REQUIRED ACTION: Look below. Copy each line that has "premiums" in it.

DATA TO EXAMINE:
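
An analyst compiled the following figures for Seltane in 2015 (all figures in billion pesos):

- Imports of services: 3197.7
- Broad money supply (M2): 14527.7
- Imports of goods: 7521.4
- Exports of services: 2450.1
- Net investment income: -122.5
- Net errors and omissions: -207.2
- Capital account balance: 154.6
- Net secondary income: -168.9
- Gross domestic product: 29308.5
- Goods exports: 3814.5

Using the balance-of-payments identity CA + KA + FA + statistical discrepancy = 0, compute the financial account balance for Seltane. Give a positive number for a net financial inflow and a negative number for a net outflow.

4798.5

Goods balance = 3814.5 - 7521.4 = -3706.9
Services balance = 2450.1 - 3197.7 = -747.6
Trade balance (goods + services) = -3706.9 + (-747.6) = -4454.5
Net primary income = -122.5
Net secondary income = -168.9
Current account = -4454.5 + (-122.5) + (-168.9) = -4745.9
Financial account = -(-4745.9 + 154.6 + (-207.2)) = 4798.5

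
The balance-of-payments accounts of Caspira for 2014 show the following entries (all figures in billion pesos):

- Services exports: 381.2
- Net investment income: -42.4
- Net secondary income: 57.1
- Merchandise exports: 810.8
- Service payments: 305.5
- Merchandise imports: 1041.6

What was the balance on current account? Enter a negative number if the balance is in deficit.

-140.4

Goods balance = 810.8 - 1041.6 = -230.8
Services balance = 381.2 - 305.5 = 75.7
Trade balance (goods + services) = -230.8 + 75.7 = -155.1
Net primary income = -42.4
Net secondary income = 57.1
Current account = -155.1 + (-42.4) + 57.1 = -140.4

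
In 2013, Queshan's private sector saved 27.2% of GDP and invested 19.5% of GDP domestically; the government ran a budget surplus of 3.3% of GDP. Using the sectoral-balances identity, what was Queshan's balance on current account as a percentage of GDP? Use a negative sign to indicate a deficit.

11.0

By the sectoral-balances identity, CA = (S_private - I) + (T - G).
Private balance = 27.2 - 19.5 = 7.7
Government balance (T - G) = 3.3
CA = 7.7 + 3.3 = 11.0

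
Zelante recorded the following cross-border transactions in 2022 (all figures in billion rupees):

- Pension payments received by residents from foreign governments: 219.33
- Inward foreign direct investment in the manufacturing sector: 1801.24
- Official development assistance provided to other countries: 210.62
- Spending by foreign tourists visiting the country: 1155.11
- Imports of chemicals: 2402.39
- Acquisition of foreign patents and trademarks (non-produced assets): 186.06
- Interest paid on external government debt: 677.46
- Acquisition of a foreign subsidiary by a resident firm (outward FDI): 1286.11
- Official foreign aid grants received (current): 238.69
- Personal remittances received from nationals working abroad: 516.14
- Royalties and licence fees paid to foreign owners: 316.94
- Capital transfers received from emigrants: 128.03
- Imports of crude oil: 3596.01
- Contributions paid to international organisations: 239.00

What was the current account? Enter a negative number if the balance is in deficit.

Goods: -2402.39 - 3596.01 = -5998.40
Services: 1155.11 - 316.94 = 838.17
Primary income: -677.46
Secondary income: -210.62 - 239.00 + 238.69 + 516.14 + 219.33 = 524.54
Current account = (-5998.40) + 838.17 + (-677.46) + 524.54 = -5313.15
(Excluded from the current account — financial account: inward foreign direct investment in the manufacturing sector 1801.24, acquisition of a foreign subsidiary by a resident firm (outward FDI) 1286.11; capital account: acquisition of foreign patents and trademarks (non-produced assets) 186.06, capital transfers received from emigrants 128.03.)

-5313.15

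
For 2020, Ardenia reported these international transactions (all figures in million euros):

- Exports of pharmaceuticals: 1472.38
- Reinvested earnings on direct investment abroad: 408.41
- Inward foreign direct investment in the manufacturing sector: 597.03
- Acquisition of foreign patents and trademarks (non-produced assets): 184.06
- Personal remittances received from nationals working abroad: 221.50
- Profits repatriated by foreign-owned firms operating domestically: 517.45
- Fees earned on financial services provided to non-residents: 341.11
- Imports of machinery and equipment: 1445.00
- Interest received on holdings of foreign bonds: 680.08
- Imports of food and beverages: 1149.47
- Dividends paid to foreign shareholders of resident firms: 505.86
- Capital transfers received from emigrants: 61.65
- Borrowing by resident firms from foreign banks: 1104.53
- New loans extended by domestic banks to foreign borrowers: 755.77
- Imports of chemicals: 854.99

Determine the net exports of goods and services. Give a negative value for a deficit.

Goods: -1149.47 - 854.99 + 1472.38 - 1445.00 = -1977.08
Services: 341.11
Trade balance = -1977.08 + 341.11 = -1635.97
(Excluded from the trade balance — primary income: reinvested earnings on direct investment abroad 408.41, profits repatriated by foreign-owned firms operating domestically 517.45, interest received on holdings of foreign bonds 680.08, dividends paid to foreign shareholders of resident firms 505.86; financial account: inward foreign direct investment in the manufacturing sector 597.03, borrowing by resident firms from foreign banks 1104.53, new loans extended by domestic banks to foreign borrowers 755.77; capital account: acquisition of foreign patents and trademarks (non-produced assets) 184.06, capital transfers received from emigrants 61.65; secondary income: personal remittances received from nationals working abroad 221.50.)

-1635.97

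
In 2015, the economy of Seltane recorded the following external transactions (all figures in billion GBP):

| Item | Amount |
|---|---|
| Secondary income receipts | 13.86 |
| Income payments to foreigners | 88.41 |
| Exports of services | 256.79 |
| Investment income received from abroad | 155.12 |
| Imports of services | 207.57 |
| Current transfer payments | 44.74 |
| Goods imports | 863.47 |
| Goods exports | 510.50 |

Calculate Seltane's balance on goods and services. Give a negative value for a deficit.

-303.75

Goods balance = 510.50 - 863.47 = -352.97
Services balance = 256.79 - 207.57 = 49.22
Trade balance (goods + services) = -352.97 + 49.22 = -303.75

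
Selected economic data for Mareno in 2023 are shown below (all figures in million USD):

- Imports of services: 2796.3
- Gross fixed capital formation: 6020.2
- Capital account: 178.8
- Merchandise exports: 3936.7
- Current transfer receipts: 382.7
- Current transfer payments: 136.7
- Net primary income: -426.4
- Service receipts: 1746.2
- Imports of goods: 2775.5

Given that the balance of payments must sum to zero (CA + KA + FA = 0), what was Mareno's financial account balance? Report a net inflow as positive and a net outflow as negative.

-109.5

Goods balance = 3936.7 - 2775.5 = 1161.2
Services balance = 1746.2 - 2796.3 = -1050.1
Trade balance (goods + services) = 1161.2 + (-1050.1) = 111.1
Net primary income = -426.4
Net secondary income = 382.7 - 136.7 = 246.0
Current account = 111.1 + (-426.4) + 246.0 = -69.3
Financial account = -(-69.3 + 178.8) = -109.5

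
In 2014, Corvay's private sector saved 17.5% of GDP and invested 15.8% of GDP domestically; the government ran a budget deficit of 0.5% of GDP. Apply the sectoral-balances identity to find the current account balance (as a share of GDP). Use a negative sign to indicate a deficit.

By the sectoral-balances identity, CA = (S_private - I) + (T - G).
Private balance = 17.5 - 15.8 = 1.7
Government balance (T - G) = -0.5
CA = 1.7 + (-0.5) = 1.2

1.2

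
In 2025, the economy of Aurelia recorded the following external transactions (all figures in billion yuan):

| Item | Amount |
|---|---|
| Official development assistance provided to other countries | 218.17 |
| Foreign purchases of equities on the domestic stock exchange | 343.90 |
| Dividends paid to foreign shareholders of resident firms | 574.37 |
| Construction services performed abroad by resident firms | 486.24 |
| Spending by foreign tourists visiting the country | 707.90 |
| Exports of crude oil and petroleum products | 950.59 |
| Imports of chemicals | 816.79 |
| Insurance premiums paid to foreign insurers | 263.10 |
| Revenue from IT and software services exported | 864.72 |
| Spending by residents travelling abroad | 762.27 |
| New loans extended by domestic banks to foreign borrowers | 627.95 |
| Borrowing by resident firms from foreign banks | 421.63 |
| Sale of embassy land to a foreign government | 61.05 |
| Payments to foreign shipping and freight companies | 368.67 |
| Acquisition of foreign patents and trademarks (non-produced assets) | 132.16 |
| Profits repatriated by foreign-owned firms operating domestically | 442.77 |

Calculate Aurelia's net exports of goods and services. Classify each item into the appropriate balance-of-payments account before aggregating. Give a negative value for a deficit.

Goods: -816.79 + 950.59 = 133.80
Services: -368.67 - 263.10 - 762.27 + 486.24 + 864.72 + 707.90 = 664.82
Trade balance = 133.80 + 664.82 = 798.62
(Excluded from the trade balance — secondary income: official development assistance provided to other countries 218.17; financial account: foreign purchases of equities on the domestic stock exchange 343.90, new loans extended by domestic banks to foreign borrowers 627.95, borrowing by resident firms from foreign banks 421.63; primary income: dividends paid to foreign shareholders of resident firms 574.37, profits repatriated by foreign-owned firms operating domestically 442.77; capital account: sale of embassy land to a foreign government 61.05, acquisition of foreign patents and trademarks (non-produced assets) 132.16.)

798.62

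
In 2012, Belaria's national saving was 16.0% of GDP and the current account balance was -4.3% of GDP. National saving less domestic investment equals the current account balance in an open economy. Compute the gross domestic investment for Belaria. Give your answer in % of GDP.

S - I = CA (net lending to the rest of the world).
I = S - CA = 16.0 - (-4.3) = 20.3

20.3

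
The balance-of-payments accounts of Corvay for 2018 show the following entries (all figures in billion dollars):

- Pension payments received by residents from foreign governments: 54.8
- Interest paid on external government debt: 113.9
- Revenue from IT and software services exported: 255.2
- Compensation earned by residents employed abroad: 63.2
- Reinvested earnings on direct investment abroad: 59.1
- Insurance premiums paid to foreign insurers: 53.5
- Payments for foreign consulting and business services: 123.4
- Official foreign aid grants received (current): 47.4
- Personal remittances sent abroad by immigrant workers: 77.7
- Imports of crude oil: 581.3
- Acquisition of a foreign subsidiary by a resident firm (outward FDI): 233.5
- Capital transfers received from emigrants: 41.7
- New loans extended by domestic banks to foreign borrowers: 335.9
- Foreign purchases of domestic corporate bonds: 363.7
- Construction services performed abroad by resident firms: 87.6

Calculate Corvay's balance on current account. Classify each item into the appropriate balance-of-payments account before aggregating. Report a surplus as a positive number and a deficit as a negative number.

-382.5

Goods: -581.3
Services: 255.2 + 87.6 - 53.5 - 123.4 = 165.9
Primary income: -113.9 + 63.2 + 59.1 = 8.4
Secondary income: 54.8 - 77.7 + 47.4 = 24.5
Current account = (-581.3) + 165.9 + 8.4 + 24.5 = -382.5
(Excluded from the current account — financial account: acquisition of a foreign subsidiary by a resident firm (outward FDI) 233.5, new loans extended by domestic banks to foreign borrowers 335.9, foreign purchases of domestic corporate bonds 363.7; capital account: capital transfers received from emigrants 41.7.)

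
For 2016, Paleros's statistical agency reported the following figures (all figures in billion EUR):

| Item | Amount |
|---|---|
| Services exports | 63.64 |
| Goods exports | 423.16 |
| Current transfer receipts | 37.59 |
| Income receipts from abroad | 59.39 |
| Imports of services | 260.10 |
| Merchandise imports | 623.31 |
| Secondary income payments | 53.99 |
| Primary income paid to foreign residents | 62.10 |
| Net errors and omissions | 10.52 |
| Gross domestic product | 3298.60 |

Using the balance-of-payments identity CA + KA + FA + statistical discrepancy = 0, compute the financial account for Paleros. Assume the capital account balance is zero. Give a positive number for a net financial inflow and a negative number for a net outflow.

Goods balance = 423.16 - 623.31 = -200.15
Services balance = 63.64 - 260.10 = -196.46
Trade balance (goods + services) = -200.15 + (-196.46) = -396.61
Net primary income = 59.39 - 62.10 = -2.71
Net secondary income = 37.59 - 53.99 = -16.40
Current account = -396.61 + (-2.71) + (-16.40) = -415.72
Financial account = -(-415.72 + 10.52) = 405.20

405.20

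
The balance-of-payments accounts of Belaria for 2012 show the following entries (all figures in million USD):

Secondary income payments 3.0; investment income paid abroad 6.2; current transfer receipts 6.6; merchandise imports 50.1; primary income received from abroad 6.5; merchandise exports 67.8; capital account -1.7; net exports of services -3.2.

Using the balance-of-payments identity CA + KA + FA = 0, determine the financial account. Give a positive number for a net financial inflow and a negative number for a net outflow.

Goods balance = 67.8 - 50.1 = 17.7
Services balance = -3.2
Trade balance (goods + services) = 17.7 + (-3.2) = 14.5
Net primary income = 6.5 - 6.2 = 0.3
Net secondary income = 6.6 - 3.0 = 3.6
Current account = 14.5 + 0.3 + 3.6 = 18.4
Financial account = -(18.4 + (-1.7)) = -16.7

-16.7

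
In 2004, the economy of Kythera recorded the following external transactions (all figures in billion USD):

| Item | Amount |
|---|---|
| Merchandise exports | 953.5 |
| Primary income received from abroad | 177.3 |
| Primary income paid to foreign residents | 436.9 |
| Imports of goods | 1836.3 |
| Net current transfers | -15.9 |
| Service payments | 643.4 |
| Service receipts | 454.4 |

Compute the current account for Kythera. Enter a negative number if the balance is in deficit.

-1347.3

Goods balance = 953.5 - 1836.3 = -882.8
Services balance = 454.4 - 643.4 = -189.0
Trade balance (goods + services) = -882.8 + (-189.0) = -1071.8
Net primary income = 177.3 - 436.9 = -259.6
Net secondary income = -15.9
Current account = -1071.8 + (-259.6) + (-15.9) = -1347.3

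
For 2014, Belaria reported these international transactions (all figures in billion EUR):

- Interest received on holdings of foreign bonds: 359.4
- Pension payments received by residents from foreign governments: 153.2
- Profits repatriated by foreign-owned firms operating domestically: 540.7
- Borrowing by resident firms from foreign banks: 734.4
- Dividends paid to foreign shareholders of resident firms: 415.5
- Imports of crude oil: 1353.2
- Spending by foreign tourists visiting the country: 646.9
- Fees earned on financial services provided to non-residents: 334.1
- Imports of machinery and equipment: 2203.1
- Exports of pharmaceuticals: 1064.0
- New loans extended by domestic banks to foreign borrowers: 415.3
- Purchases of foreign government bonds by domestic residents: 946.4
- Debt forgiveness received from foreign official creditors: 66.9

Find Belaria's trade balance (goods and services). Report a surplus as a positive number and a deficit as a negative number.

-1511.3

Goods: 1064.0 - 2203.1 - 1353.2 = -2492.3
Services: 334.1 + 646.9 = 981.0
Trade balance = -2492.3 + 981.0 = -1511.3
(Excluded from the trade balance — primary income: interest received on holdings of foreign bonds 359.4, profits repatriated by foreign-owned firms operating domestically 540.7, dividends paid to foreign shareholders of resident firms 415.5; secondary income: pension payments received by residents from foreign governments 153.2; financial account: borrowing by resident firms from foreign banks 734.4, new loans extended by domestic banks to foreign borrowers 415.3, purchases of foreign government bonds by domestic residents 946.4; capital account: debt forgiveness received from foreign official creditors 66.9.)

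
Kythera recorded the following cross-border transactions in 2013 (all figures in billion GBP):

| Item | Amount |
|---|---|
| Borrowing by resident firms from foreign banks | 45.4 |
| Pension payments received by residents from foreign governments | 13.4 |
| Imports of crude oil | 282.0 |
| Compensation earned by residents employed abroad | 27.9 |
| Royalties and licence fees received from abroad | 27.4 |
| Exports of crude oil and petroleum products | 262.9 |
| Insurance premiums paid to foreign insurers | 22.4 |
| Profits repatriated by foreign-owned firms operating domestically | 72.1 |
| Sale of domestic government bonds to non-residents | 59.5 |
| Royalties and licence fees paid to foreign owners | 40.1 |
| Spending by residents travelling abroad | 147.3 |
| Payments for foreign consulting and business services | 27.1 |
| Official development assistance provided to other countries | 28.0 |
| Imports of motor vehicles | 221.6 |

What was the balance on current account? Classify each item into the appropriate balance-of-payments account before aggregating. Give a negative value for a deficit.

Goods: -282.0 + 262.9 - 221.6 = -240.7
Services: -40.1 - 27.1 - 22.4 + 27.4 - 147.3 = -209.5
Primary income: -72.1 + 27.9 = -44.2
Secondary income: -28.0 + 13.4 = -14.6
Current account = (-240.7) + (-209.5) + (-44.2) + (-14.6) = -509.0
(Excluded from the current account — financial account: borrowing by resident firms from foreign banks 45.4, sale of domestic government bonds to non-residents 59.5.)

-509.0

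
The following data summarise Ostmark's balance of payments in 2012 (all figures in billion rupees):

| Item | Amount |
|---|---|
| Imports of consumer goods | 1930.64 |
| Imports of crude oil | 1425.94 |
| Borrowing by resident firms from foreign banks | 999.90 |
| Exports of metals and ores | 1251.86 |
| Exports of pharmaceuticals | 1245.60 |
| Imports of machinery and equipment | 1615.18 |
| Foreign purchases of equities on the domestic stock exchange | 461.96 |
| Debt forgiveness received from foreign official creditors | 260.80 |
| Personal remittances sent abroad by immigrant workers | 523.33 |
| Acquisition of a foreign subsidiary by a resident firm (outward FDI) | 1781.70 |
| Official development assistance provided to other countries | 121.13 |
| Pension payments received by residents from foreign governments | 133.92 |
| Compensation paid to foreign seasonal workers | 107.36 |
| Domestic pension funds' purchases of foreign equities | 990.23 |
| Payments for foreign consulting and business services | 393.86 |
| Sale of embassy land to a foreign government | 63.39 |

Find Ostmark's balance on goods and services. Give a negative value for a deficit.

Goods: -1615.18 - 1930.64 + 1245.60 - 1425.94 + 1251.86 = -2474.30
Services: -393.86
Trade balance = -2474.30 + (-393.86) = -2868.16
(Excluded from the trade balance — financial account: borrowing by resident firms from foreign banks 999.90, foreign purchases of equities on the domestic stock exchange 461.96, acquisition of a foreign subsidiary by a resident firm (outward FDI) 1781.70, domestic pension funds' purchases of foreign equities 990.23; capital account: debt forgiveness received from foreign official creditors 260.80, sale of embassy land to a foreign government 63.39; secondary income: personal remittances sent abroad by immigrant workers 523.33, official development assistance provided to other countries 121.13, pension payments received by residents from foreign governments 133.92; primary income: compensation paid to foreign seasonal workers 107.36.)

-2868.16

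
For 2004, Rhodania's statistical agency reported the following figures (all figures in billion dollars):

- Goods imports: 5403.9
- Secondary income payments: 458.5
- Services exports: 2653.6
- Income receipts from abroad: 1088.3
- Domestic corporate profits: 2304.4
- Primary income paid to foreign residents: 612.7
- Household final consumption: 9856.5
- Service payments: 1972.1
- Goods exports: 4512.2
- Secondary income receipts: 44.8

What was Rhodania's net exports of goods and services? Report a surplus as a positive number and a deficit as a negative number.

Goods balance = 4512.2 - 5403.9 = -891.7
Services balance = 2653.6 - 1972.1 = 681.5
Trade balance (goods + services) = -891.7 + 681.5 = -210.2

-210.2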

WRITTEN REPLY:
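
| Insurance premiums paid to foreign insurers | 263.10 |
- Insurance premiums paid to foreign insurers: 53.5
| Insurance premiums paid to foreign insurers | 22.4 |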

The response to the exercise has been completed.